--- To do ---
Below are some records; output exactly the lines from the line with "Let g = 53. What is g*(-21) - 65?" to the line with "Answer: 110075314176/42748699986001 ≈", both ends kept, and nothing more.

■ ■ ■ ■

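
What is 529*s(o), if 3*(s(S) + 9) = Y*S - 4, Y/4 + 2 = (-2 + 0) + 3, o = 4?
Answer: -24863/3 ≈ -8287.7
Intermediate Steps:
Y = -4 (Y = -8 + 4*((-2 + 0) + 3) = -8 + 4*(-2 + 3) = -8 + 4*1 = -8 + 4 = -4)
s(S) = -31/3 - 4*S/3 (s(S) = -9 + (-4*S - 4)/3 = -9 + (-4 - 4*S)/3 = -9 + (-4/3 - 4*S/3) = -31/3 - 4*S/3)
529*s(o) = 529*(-31/3 - 4/3*4) = 529*(-31/3 - 16/3) = 529*(-47/3) = -24863/3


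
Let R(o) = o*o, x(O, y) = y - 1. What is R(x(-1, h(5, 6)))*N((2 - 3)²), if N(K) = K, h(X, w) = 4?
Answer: 9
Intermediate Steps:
x(O, y) = -1 + y
R(o) = o²
R(x(-1, h(5, 6)))*N((2 - 3)²) = (-1 + 4)²*(2 - 3)² = 3²*(-1)² = 9*1 = 9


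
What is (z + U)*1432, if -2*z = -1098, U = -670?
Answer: -173272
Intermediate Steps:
z = 549 (z = -1/2*(-1098) = 549)
(z + U)*1432 = (549 - 670)*1432 = -121*1432 = -173272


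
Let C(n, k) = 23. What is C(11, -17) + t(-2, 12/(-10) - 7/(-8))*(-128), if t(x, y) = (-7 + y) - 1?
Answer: 5443/5 ≈ 1088.6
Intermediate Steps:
t(x, y) = -8 + y
C(11, -17) + t(-2, 12/(-10) - 7/(-8))*(-128) = 23 + (-8 + (12/(-10) - 7/(-8)))*(-128) = 23 + (-8 + (12*(-⅒) - 7*(-⅛)))*(-128) = 23 + (-8 + (-6/5 + 7/8))*(-128) = 23 + (-8 - 13/40)*(-128) = 23 - 333/40*(-128) = 23 + 5328/5 = 5443/5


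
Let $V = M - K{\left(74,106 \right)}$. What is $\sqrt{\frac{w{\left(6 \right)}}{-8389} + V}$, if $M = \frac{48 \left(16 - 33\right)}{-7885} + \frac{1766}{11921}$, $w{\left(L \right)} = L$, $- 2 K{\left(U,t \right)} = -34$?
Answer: $\frac{i \sqrt{10414544106508670486313865}}{788541546065} \approx 4.0926 i$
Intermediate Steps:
$K{\left(U,t \right)} = 17$ ($K{\left(U,t \right)} = \left(- \frac{1}{2}\right) \left(-34\right) = 17$)
$M = \frac{23652446}{93997085}$ ($M = 48 \left(-17\right) \left(- \frac{1}{7885}\right) + 1766 \cdot \frac{1}{11921} = \left(-816\right) \left(- \frac{1}{7885}\right) + \frac{1766}{11921} = \frac{816}{7885} + \frac{1766}{11921} = \frac{23652446}{93997085} \approx 0.25163$)
$V = - \frac{1574297999}{93997085}$ ($V = \frac{23652446}{93997085} - 17 = - \frac{1574297999}{93997085} \approx -16.748$)
$\sqrt{\frac{w{\left(6 \right)}}{-8389} + V} = \sqrt{\frac{6}{-8389} - \frac{1574297999}{93997085}} = \sqrt{6 \left(- \frac{1}{8389}\right) - \frac{1574297999}{93997085}} = \sqrt{- \frac{6}{8389} - \frac{1574297999}{93997085}} = \sqrt{- \frac{13207349896121}{788541546065}} = \frac{i \sqrt{10414544106508670486313865}}{788541546065}$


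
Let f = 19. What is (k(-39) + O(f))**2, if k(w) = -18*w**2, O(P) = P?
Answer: 748514881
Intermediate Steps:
(k(-39) + O(f))**2 = (-18*(-39)**2 + 19)**2 = (-18*1521 + 19)**2 = (-27378 + 19)**2 = (-27359)**2 = 748514881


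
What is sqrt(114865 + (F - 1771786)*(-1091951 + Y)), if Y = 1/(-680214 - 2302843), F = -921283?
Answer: sqrt(26168194064975429851910449)/2983057 ≈ 1.7148e+6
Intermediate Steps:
Y = -1/2983057 (Y = 1/(-2983057) = -1/2983057 ≈ -3.3523e-7)
sqrt(114865 + (F - 1771786)*(-1091951 + Y)) = sqrt(114865 + (-921283 - 1771786)*(-1091951 - 1/2983057)) = sqrt(114865 - 2693069*(-3257352074208/2983057)) = sqrt(114865 + 8772273893135264352/2983057) = sqrt(8772274235784106657/2983057) = sqrt(26168194064975429851910449)/2983057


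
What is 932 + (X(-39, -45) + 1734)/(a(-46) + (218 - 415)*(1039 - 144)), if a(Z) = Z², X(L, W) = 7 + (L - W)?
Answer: 162351721/174199 ≈ 931.99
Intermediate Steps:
X(L, W) = 7 + L - W
932 + (X(-39, -45) + 1734)/(a(-46) + (218 - 415)*(1039 - 144)) = 932 + ((7 - 39 - 1*(-45)) + 1734)/((-46)² + (218 - 415)*(1039 - 144)) = 932 + ((7 - 39 + 45) + 1734)/(2116 - 197*895) = 932 + (13 + 1734)/(2116 - 176315) = 932 + 1747/(-174199) = 932 + 1747*(-1/174199) = 932 - 1747/174199 = 162351721/174199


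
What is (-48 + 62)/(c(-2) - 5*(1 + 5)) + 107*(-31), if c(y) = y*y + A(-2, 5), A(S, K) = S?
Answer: -6635/2 ≈ -3317.5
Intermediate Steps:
c(y) = -2 + y**2 (c(y) = y*y - 2 = y**2 - 2 = -2 + y**2)
(-48 + 62)/(c(-2) - 5*(1 + 5)) + 107*(-31) = (-48 + 62)/((-2 + (-2)**2) - 5*(1 + 5)) + 107*(-31) = 14/((-2 + 4) - 5*6) - 3317 = 14/(2 - 30) - 3317 = 14/(-28) - 3317 = 14*(-1/28) - 3317 = -1/2 - 3317 = -6635/2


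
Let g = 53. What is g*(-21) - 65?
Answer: -1178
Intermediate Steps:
g*(-21) - 65 = 53*(-21) - 65 = -1113 - 65 = -1178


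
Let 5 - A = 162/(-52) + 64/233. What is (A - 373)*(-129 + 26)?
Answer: 227849905/6058 ≈ 37611.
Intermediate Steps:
A = 47499/6058 (A = 5 - (162/(-52) + 64/233) = 5 - (162*(-1/52) + 64*(1/233)) = 5 - (-81/26 + 64/233) = 5 - 1*(-17209/6058) = 5 + 17209/6058 = 47499/6058 ≈ 7.8407)
(A - 373)*(-129 + 26) = (47499/6058 - 373)*(-129 + 26) = -2212135/6058*(-103) = 227849905/6058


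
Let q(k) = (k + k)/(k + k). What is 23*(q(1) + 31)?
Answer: 736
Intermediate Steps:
q(k) = 1 (q(k) = (2*k)/((2*k)) = (2*k)*(1/(2*k)) = 1)
23*(q(1) + 31) = 23*(1 + 31) = 23*32 = 736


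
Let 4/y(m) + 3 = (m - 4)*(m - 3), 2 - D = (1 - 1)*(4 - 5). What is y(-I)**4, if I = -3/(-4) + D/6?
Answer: 110075314176/42748699986001 ≈ 0.0025749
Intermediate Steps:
D = 2 (D = 2 - (1 - 1)*(4 - 5) = 2 - 0*(-1) = 2 - 1*0 = 2 + 0 = 2)
I = 13/12 (I = -3/(-4) + 2/6 = -3*(-1/4) + 2*(1/6) = 3/4 + 1/3 = 13/12 ≈ 1.0833)
y(m) = 4/(-3 + (-4 + m)*(-3 + m)) (y(m) = 4/(-3 + (m - 4)*(m - 3)) = 4/(-3 + (-4 + m)*(-3 + m)))
y(-I)**4 = (4/(9 + (-1*13/12)**2 - (-7)*13/12))**4 = (4/(9 + (-13/12)**2 - 7*(-13/12)))**4 = (4/(9 + 169/144 + 91/12))**4 = (4/(2557/144))**4 = (4*(144/2557))**4 = (576/2557)**4 = 110075314176/42748699986001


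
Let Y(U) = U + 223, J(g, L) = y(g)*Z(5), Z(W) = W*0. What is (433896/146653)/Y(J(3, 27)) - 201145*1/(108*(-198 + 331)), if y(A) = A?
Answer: -938848137373/67107826188 ≈ -13.990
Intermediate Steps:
Z(W) = 0
J(g, L) = 0 (J(g, L) = g*0 = 0)
Y(U) = 223 + U
(433896/146653)/Y(J(3, 27)) - 201145*1/(108*(-198 + 331)) = (433896/146653)/(223 + 0) - 201145*1/(108*(-198 + 331)) = (433896*(1/146653))/223 - 201145/(108*133) = (433896/146653)*(1/223) - 201145/14364 = 433896/32703619 - 201145*1/14364 = 433896/32703619 - 28735/2052 = -938848137373/67107826188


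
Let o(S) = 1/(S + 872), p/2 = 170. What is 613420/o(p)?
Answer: 743465040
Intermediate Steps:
p = 340 (p = 2*170 = 340)
o(S) = 1/(872 + S)
613420/o(p) = 613420/(1/(872 + 340)) = 613420/(1/1212) = 613420*1212 = 743465040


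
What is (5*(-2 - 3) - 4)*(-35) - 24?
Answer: 991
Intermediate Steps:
(5*(-2 - 3) - 4)*(-35) - 24 = (5*(-5) - 4)*(-35) - 24 = (-25 - 4)*(-35) - 24 = -29*(-35) - 24 = 1015 - 24 = 991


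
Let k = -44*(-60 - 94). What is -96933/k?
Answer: -96933/6776 ≈ -14.305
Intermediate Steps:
k = 6776 (k = -44*(-154) = 6776)
-96933/k = -96933/6776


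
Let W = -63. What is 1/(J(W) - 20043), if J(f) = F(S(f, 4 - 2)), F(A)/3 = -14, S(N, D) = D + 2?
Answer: -1/20085 ≈ -4.9788e-5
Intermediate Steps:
S(N, D) = 2 + D
F(A) = -42 (F(A) = 3*(-14) = -42)
J(f) = -42
1/(J(W) - 20043) = 1/(-42 - 20043) = 1/(-20085) = -1/20085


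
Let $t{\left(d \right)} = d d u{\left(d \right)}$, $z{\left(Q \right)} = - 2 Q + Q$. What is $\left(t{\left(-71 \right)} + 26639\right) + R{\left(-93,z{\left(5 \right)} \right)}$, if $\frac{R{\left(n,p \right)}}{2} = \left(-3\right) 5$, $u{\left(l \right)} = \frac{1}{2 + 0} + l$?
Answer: $- \frac{657563}{2} \approx -3.2878 \cdot 10^{5}$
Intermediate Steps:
$z{\left(Q \right)} = - Q$
$u{\left(l \right)} = \frac{1}{2} + l$
$t{\left(d \right)} = d^{2} \left(\frac{1}{2} + d\right)$ ($t{\left(d \right)} = d d \left(\frac{1}{2} + d\right) = d^{2} \left(\frac{1}{2} + d\right)$)
$R{\left(n,p \right)} = -30$ ($R{\left(n,p \right)} = 2 \left(\left(-3\right) 5\right) = 2 \left(-15\right) = -30$)
$\left(t{\left(-71 \right)} + 26639\right) + R{\left(-93,z{\left(5 \right)} \right)} = \left(\left(-71\right)^{2} \left(\frac{1}{2} - 71\right) + 26639\right) - 30 = \left(5041 \left(- \frac{141}{2}\right) + 26639\right) - 30 = \left(- \frac{710781}{2} + 26639\right) - 30 = - \frac{657503}{2} - 30 = - \frac{657563}{2}$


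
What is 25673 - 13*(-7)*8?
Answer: 26401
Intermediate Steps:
25673 - 13*(-7)*8 = 25673 + 91*8 = 25673 + 728 = 26401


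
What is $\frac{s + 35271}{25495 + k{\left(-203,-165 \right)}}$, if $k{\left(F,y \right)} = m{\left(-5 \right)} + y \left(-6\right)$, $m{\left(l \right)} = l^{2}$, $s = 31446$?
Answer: $\frac{66717}{26510} \approx 2.5167$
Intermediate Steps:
$k{\left(F,y \right)} = 25 - 6 y$ ($k{\left(F,y \right)} = \left(-5\right)^{2} + y \left(-6\right) = 25 - 6 y$)
$\frac{s + 35271}{25495 + k{\left(-203,-165 \right)}} = \frac{31446 + 35271}{25495 + \left(25 - -990\right)} = \frac{66717}{25495 + \left(25 + 990\right)} = \frac{66717}{25495 + 1015} = \frac{66717}{26510}$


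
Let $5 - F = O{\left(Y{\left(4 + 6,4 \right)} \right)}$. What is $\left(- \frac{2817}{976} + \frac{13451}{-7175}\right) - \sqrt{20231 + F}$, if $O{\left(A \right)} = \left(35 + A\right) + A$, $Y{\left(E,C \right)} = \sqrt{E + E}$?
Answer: $- \frac{33340151}{7002800} - \sqrt{20201 - 4 \sqrt{5}} \approx -146.86$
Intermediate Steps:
$Y{\left(E,C \right)} = \sqrt{2} \sqrt{E}$ ($Y{\left(E,C \right)} = \sqrt{2 E} = \sqrt{2} \sqrt{E}$)
$O{\left(A \right)} = 35 + 2 A$
$F = -30 - 4 \sqrt{5}$ ($F = 5 - \left(35 + 2 \sqrt{2} \sqrt{4 + 6}\right) = 5 - \left(35 + 2 \sqrt{2} \sqrt{10}\right) = 5 - \left(35 + 2 \cdot 2 \sqrt{5}\right) = 5 - \left(35 + 4 \sqrt{5}\right) = -30 - 4 \sqrt{5} \approx -38.944$)
$\left(- \frac{2817}{976} + \frac{13451}{-7175}\right) - \sqrt{20231 + F} = \left(- \frac{2817}{976} + \frac{13451}{-7175}\right) - \sqrt{20231 - \left(30 + 4 \sqrt{5}\right)} = \left(\left(-2817\right) \frac{1}{976} + 13451 \left(- \frac{1}{7175}\right)\right) - \sqrt{20201 - 4 \sqrt{5}} = \left(- \frac{2817}{976} - \frac{13451}{7175}\right) - \sqrt{20201 - 4 \sqrt{5}} = - \frac{33340151}{7002800} - \sqrt{20201 - 4 \sqrt{5}}$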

■ ■ ■ ■

--- Exercise result ---
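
Let g = 53. What is g*(-21) - 65?
Answer: -1178
Intermediate Steps:
g*(-21) - 65 = 53*(-21) - 65 = -1113 - 65 = -1178


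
Let 5 - A = 162/(-52) + 64/233. What is (A - 373)*(-129 + 26)?
Answer: 227849905/6058 ≈ 37611.
Intermediate Steps:
A = 47499/6058 (A = 5 - (162/(-52) + 64/233) = 5 - (162*(-1/52) + 64*(1/233)) = 5 - (-81/26 + 64/233) = 5 - 1*(-17209/6058) = 5 + 17209/6058 = 47499/6058 ≈ 7.8407)
(A - 373)*(-129 + 26) = (47499/6058 - 373)*(-129 + 26) = -2212135/6058*(-103) = 227849905/6058


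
Let q(k) = (k + k)/(k + k). What is 23*(q(1) + 31)?
Answer: 736
Intermediate Steps:
q(k) = 1 (q(k) = (2*k)/((2*k)) = (2*k)*(1/(2*k)) = 1)
23*(q(1) + 31) = 23*(1 + 31) = 23*32 = 736


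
Let 4/y(m) + 3 = (m - 4)*(m - 3), 2 - D = (1 - 1)*(4 - 5). What is y(-I)**4, if I = -3/(-4) + D/6?
Answer: 110075314176/42748699986001 ≈ 0.0025749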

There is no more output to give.